What to produce
Your answer is the lines below, exactly, from the one that contains "C1: 5u + v ≤ 56" through the one that contains "C3: p + 3q ≤ 9", both included.

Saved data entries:
------

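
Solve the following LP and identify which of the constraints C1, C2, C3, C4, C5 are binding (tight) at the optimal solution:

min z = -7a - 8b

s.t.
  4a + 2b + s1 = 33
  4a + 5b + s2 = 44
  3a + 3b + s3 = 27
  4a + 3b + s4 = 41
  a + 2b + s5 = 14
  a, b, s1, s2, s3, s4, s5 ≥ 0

At a = 4, b = 5, compute slack b - a·x for each constraint:
  C1: 33 − 26 = 7  (slack)
  C2: 44 − 41 = 3  (slack)
  C3: 27 − 27 = 0  (binding)
  C4: 41 − 31 = 10  (slack)
  C5: 14 − 14 = 0  (binding)

Optimal: a = 4, b = 5
Binding: C3, C5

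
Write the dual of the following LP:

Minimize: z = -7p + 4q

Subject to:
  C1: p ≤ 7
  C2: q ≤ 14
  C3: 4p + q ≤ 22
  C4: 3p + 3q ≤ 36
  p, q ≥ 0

Primal min cᵀx s.t. Ax ≤ b, x ≥ 0  →  Dual max −bᵀy s.t. Aᵀy ≥ −c, y ≥ 0.

Maximize: z = -7y1 - 14y2 - 22y3 - 36y4

Subject to:
  y1 + 4y3 + 3y4 ≥ 7
  y2 + y3 + 3y4 ≥ -4
  y1, y2, y3, y4 ≥ 0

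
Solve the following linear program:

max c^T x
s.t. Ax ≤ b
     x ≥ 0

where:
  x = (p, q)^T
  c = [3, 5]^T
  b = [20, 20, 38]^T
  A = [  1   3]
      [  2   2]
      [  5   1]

Evaluate the objective at each vertex of the feasible region:
  z(0, 0) = 0
  z(7.6, 0) = 22.8
  z(7, 3) = 36
  z(5, 5) = 40  ←
  z(0, 6.667) = 33.33
The maximum is at p = 5, q = 5.

p = 5, q = 5, z = 40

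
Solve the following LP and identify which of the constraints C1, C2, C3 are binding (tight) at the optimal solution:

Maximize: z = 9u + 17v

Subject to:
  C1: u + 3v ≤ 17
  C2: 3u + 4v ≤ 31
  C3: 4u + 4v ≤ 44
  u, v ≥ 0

At u = 5, v = 4, compute slack b - a·x for each constraint:
  C1: 17 − 17 = 0  (binding)
  C2: 31 − 31 = 0  (binding)
  C3: 44 − 36 = 8  (slack)

Optimal: u = 5, v = 4
Binding: C1, C2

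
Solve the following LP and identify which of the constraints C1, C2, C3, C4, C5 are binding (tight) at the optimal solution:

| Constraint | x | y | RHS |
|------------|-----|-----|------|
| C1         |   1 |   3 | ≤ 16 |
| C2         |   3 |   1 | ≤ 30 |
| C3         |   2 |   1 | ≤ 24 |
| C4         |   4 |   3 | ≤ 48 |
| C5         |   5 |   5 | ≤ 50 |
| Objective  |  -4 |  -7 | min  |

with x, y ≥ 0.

At x = 7, y = 3, compute slack b - a·x for each constraint:
  C1: 16 − 16 = 0  (binding)
  C2: 30 − 24 = 6  (slack)
  C3: 24 − 17 = 7  (slack)
  C4: 48 − 37 = 11  (slack)
  C5: 50 − 50 = 0  (binding)

Optimal: x = 7, y = 3
Binding: C1, C5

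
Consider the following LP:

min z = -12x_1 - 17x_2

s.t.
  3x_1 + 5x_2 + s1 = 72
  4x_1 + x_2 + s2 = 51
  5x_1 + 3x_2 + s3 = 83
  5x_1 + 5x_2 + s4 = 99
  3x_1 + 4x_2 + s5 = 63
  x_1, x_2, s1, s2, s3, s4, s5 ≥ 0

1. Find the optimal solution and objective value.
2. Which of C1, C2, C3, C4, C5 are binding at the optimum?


1. x_1 = 9, x_2 = 9, z = -261
2. C1, C5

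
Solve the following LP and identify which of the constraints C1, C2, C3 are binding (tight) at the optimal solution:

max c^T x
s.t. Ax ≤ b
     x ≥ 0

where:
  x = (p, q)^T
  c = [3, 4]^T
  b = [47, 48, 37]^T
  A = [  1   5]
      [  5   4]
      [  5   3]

At p = 2, q = 9, compute slack b - a·x for each constraint:
  C1: 47 − 47 = 0  (binding)
  C2: 48 − 46 = 2  (slack)
  C3: 37 − 37 = 0  (binding)

Optimal: p = 2, q = 9
Binding: C1, C3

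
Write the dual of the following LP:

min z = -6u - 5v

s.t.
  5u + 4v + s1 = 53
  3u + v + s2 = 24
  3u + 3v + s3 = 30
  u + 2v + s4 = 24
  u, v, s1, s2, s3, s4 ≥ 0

Primal min cᵀx s.t. Ax ≤ b, x ≥ 0  →  Dual max −bᵀy s.t. Aᵀy ≥ −c, y ≥ 0.

Maximize: z = -53y1 - 24y2 - 30y3 - 24y4

Subject to:
  5y1 + 3y2 + 3y3 + y4 ≥ 6
  4y1 + y2 + 3y3 + 2y4 ≥ 5
  y1, y2, y3, y4 ≥ 0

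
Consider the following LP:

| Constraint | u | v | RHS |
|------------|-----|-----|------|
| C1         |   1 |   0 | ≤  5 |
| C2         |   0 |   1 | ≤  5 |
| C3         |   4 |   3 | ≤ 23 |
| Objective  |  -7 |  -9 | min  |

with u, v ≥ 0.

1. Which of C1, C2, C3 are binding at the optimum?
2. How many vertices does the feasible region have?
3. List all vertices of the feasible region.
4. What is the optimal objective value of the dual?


1. C2, C3
2. 5
3. (0, 0), (5, 0), (5, 1), (2, 5), (0, 5)
4. -59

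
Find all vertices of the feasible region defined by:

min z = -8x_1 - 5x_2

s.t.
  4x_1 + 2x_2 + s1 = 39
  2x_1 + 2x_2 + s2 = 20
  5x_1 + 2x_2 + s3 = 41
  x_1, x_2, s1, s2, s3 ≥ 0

(0, 0), (8.2, 0), (7, 3), (0, 10)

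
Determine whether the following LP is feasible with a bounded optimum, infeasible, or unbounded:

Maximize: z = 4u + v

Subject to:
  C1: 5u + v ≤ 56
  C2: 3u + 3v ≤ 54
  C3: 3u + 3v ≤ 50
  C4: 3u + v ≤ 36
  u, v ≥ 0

Feasible with a bounded optimal solution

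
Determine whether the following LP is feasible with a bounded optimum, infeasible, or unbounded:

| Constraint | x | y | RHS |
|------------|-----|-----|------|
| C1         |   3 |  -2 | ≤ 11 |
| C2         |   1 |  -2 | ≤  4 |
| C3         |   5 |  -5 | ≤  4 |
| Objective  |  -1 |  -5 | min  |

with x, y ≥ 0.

Unbounded (objective can decrease without bound)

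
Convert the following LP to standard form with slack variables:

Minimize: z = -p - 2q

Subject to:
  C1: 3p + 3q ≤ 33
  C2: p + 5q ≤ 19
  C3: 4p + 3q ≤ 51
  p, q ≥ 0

min z = -p - 2q

s.t.
  3p + 3q + s1 = 33
  p + 5q + s2 = 19
  4p + 3q + s3 = 51
  p, q, s1, s2, s3 ≥ 0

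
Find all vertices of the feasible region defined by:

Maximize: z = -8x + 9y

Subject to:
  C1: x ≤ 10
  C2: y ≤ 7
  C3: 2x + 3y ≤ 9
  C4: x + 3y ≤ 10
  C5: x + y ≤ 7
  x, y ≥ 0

(0, 0), (4.5, 0), (0, 3)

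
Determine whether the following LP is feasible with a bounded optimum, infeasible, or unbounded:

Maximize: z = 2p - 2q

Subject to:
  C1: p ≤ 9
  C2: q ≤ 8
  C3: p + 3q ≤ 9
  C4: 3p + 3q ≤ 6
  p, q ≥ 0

Feasible with a bounded optimal solution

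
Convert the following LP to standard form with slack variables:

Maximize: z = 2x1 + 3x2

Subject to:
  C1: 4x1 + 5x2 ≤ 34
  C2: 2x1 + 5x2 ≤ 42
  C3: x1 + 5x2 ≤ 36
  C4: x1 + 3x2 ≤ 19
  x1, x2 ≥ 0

max z = 2x1 + 3x2

s.t.
  4x1 + 5x2 + s1 = 34
  2x1 + 5x2 + s2 = 42
  x1 + 5x2 + s3 = 36
  x1 + 3x2 + s4 = 19
  x1, x2, s1, s2, s3, s4 ≥ 0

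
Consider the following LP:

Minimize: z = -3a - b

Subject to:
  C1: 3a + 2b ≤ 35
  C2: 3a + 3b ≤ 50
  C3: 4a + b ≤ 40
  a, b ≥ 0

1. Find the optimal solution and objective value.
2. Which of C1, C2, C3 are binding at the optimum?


1. a = 9, b = 4, z = -31
2. C1, C3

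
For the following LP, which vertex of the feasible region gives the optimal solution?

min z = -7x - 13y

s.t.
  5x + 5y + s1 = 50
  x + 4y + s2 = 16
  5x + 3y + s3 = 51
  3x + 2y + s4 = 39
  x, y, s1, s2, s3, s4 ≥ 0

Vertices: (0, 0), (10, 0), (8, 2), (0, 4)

Evaluate the objective at each vertex of the feasible region:
  z(0, 0) = 0
  z(10, 0) = -70
  z(8, 2) = -82  ←
  z(0, 4) = -52
The minimum is at x = 8, y = 2.

(8, 2)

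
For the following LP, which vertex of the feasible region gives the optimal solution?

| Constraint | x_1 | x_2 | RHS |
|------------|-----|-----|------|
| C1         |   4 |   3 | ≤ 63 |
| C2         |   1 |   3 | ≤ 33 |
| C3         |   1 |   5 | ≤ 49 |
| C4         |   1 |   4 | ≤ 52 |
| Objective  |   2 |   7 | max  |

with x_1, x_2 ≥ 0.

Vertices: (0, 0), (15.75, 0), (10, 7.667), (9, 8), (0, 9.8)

Evaluate the objective at each vertex of the feasible region:
  z(0, 0) = 0
  z(15.75, 0) = 31.5
  z(10, 7.667) = 73.67
  z(9, 8) = 74  ←
  z(0, 9.8) = 68.6
The maximum is at x_1 = 9, x_2 = 8.

(9, 8)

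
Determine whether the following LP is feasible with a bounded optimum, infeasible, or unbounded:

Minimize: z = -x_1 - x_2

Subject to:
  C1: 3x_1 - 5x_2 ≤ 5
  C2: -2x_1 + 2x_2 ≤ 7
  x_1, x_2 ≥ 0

Unbounded (objective can decrease without bound)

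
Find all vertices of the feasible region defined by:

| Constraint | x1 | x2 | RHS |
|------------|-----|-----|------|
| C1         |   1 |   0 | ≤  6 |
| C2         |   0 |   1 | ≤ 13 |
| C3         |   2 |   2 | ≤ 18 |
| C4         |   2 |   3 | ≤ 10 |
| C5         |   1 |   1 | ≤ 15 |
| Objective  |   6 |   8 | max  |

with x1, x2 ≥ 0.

(0, 0), (5, 0), (0, 3.333)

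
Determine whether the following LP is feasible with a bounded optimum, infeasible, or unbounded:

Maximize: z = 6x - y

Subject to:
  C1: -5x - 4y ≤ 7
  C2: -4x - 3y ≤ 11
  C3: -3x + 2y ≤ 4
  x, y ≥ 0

Unbounded (objective can increase without bound)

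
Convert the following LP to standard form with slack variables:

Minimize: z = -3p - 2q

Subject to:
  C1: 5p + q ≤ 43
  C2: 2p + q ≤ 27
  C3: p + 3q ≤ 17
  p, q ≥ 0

min z = -3p - 2q

s.t.
  5p + q + s1 = 43
  2p + q + s2 = 27
  p + 3q + s3 = 17
  p, q, s1, s2, s3 ≥ 0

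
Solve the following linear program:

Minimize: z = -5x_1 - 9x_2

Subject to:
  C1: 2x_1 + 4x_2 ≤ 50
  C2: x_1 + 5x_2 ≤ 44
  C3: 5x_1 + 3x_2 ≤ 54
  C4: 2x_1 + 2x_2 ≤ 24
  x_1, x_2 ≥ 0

Evaluate the objective at each vertex of the feasible region:
  z(0, 0) = 0
  z(10.8, 0) = -54
  z(9, 3) = -72
  z(4, 8) = -92  ←
  z(0, 8.8) = -79.2
The minimum is at x_1 = 4, x_2 = 8.

x_1 = 4, x_2 = 8, z = -92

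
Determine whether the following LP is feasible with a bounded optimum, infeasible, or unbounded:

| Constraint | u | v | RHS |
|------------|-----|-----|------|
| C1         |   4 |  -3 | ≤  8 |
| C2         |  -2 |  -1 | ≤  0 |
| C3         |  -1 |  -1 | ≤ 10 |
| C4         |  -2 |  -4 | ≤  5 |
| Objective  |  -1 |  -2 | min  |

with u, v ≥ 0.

Unbounded (objective can decrease without bound)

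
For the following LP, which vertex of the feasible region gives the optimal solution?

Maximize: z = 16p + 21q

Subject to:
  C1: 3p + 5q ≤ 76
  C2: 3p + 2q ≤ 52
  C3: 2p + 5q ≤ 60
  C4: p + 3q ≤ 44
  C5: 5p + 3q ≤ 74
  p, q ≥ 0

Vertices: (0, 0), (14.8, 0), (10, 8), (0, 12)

Evaluate the objective at each vertex of the feasible region:
  z(0, 0) = 0
  z(14.8, 0) = 236.8
  z(10, 8) = 328  ←
  z(0, 12) = 252
The maximum is at p = 10, q = 8.

(10, 8)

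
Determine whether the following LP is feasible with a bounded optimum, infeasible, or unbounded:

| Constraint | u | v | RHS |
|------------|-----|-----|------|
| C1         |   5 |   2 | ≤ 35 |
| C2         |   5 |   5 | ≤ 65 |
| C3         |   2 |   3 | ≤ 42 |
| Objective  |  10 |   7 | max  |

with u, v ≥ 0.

Feasible with a bounded optimal solution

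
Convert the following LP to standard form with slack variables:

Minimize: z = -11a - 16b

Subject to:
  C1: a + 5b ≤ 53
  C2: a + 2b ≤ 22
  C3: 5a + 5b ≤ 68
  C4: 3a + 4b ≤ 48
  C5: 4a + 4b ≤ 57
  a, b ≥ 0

min z = -11a - 16b

s.t.
  a + 5b + s1 = 53
  a + 2b + s2 = 22
  5a + 5b + s3 = 68
  3a + 4b + s4 = 48
  4a + 4b + s5 = 57
  a, b, s1, s2, s3, s4, s5 ≥ 0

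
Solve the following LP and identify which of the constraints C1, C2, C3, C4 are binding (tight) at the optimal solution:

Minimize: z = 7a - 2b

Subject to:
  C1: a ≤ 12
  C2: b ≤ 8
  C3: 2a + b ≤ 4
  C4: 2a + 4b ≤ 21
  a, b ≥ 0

At a = 0, b = 4, compute slack b - a·x for each constraint:
  C1: 12 − 0 = 12  (slack)
  C2: 8 − 4 = 4  (slack)
  C3: 4 − 4 = 0  (binding)
  C4: 21 − 16 = 5  (slack)

Optimal: a = 0, b = 4
Binding: C3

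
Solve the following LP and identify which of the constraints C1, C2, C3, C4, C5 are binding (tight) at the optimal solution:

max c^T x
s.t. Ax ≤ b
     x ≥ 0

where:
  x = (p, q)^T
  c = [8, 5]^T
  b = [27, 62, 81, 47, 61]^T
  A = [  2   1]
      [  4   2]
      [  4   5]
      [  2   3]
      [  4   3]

At p = 10, q = 7, compute slack b - a·x for each constraint:
  C1: 27 − 27 = 0  (binding)
  C2: 62 − 54 = 8  (slack)
  C3: 81 − 75 = 6  (slack)
  C4: 47 − 41 = 6  (slack)
  C5: 61 − 61 = 0  (binding)

Optimal: p = 10, q = 7
Binding: C1, C5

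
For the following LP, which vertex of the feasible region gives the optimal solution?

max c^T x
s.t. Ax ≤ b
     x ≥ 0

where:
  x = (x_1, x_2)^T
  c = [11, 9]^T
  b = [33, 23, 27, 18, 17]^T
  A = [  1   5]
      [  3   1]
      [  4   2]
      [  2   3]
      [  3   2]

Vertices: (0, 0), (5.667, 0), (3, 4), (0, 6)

Evaluate the objective at each vertex of the feasible region:
  z(0, 0) = 0
  z(5.667, 0) = 62.33
  z(3, 4) = 69  ←
  z(0, 6) = 54
The maximum is at x_1 = 3, x_2 = 4.

(3, 4)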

------

Solution to the problem
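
  C1: 5u + v ≤ 56
  C2: 3u + 3v ≤ 54
  C3: 3u + 3v ≤ 50
  C4: 3u + v ≤ 36
  u, v ≥ 0

Feasible with a bounded optimal solution

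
Determine whether the following LP is feasible with a bounded optimum, infeasible, or unbounded:

| Constraint | x | y | RHS |
|------------|-----|-----|------|
| C1         |   3 |  -2 | ≤ 11 |
| C2         |   1 |  -2 | ≤  4 |
| C3         |   5 |  -5 | ≤  4 |
| Objective  |  -1 |  -5 | min  |

with x, y ≥ 0.

Unbounded (objective can decrease without bound)

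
Convert the following LP to standard form with slack variables:

Minimize: z = -p - 2q

Subject to:
  C1: 3p + 3q ≤ 33
  C2: p + 5q ≤ 19
  C3: 4p + 3q ≤ 51
  p, q ≥ 0

min z = -p - 2q

s.t.
  3p + 3q + s1 = 33
  p + 5q + s2 = 19
  4p + 3q + s3 = 51
  p, q, s1, s2, s3 ≥ 0

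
Find all vertices of the feasible region defined by:

Maximize: z = -8x + 9y

Subject to:
  C1: x ≤ 10
  C2: y ≤ 7
  C3: 2x + 3y ≤ 9
  C4: x + 3y ≤ 10
  C5: x + y ≤ 7
  x, y ≥ 0

(0, 0), (4.5, 0), (0, 3)

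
Determine whether the following LP is feasible with a bounded optimum, infeasible, or unbounded:

Maximize: z = 2p - 2q

Subject to:
  C1: p ≤ 9
  C2: q ≤ 8
  C3: p + 3q ≤ 9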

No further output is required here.